To do. Wherever the string "Answer" appears in the records, return the line that holds it.

### Records

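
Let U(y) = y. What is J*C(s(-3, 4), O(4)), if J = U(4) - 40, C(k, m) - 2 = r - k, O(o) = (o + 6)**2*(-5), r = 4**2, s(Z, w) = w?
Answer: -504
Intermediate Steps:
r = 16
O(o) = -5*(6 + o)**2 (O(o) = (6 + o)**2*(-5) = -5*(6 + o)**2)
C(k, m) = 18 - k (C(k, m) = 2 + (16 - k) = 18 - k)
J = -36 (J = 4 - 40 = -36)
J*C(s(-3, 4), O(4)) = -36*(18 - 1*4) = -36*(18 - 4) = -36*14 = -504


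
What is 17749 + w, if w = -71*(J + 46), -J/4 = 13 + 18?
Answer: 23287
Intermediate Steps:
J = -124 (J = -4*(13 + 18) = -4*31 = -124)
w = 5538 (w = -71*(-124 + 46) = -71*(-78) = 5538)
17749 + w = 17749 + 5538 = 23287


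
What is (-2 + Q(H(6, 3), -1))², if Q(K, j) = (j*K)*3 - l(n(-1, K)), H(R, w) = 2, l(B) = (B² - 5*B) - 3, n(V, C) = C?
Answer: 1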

######
### Records

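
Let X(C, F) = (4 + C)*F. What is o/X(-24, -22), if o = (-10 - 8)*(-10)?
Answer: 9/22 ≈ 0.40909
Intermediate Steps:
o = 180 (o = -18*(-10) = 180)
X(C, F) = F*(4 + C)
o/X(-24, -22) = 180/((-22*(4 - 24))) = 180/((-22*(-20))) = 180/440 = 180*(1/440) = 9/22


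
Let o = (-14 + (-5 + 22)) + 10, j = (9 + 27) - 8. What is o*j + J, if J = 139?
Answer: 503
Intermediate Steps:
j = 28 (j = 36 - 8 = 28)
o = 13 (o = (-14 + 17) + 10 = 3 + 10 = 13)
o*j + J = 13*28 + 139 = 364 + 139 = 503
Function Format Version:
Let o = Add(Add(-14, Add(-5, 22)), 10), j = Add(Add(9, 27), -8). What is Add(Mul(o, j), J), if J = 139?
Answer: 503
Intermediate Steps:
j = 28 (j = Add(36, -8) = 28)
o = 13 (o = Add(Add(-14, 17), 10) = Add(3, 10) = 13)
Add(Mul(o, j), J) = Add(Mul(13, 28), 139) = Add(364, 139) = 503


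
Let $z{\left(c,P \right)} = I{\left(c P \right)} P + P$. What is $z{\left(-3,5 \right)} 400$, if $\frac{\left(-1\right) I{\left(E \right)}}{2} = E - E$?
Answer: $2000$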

######
### Records

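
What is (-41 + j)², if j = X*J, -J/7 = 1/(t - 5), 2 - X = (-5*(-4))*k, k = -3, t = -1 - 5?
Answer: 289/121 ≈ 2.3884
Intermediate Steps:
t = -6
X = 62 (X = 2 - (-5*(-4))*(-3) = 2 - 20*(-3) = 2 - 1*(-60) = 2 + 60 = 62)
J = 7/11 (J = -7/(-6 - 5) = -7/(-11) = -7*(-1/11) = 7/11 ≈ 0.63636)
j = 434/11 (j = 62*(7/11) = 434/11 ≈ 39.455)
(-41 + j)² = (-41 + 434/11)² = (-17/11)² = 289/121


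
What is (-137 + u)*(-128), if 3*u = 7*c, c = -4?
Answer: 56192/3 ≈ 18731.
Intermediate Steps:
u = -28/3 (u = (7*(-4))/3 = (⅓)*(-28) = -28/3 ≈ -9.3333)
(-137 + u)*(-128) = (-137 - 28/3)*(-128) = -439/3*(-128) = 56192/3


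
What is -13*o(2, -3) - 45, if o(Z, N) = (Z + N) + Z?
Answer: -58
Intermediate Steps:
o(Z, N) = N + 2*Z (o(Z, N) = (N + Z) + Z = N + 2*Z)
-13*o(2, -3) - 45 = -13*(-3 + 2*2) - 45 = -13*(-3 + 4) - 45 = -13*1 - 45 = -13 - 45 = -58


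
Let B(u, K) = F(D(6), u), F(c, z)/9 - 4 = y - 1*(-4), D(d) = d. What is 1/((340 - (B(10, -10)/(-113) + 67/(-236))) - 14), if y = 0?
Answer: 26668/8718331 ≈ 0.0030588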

######

Solution to the problem.
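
Answer: -504
Answer: 23287
Answer: 1
Answer: 9/22 ≈ 0.40909
Answer: 503
Answer: 503
Answer: $2000$
Answer: 289/121 ≈ 2.3884
Answer: 56192/3 ≈ 18731.
Answer: -58
Answer: 26668/8718331 ≈ 0.0030588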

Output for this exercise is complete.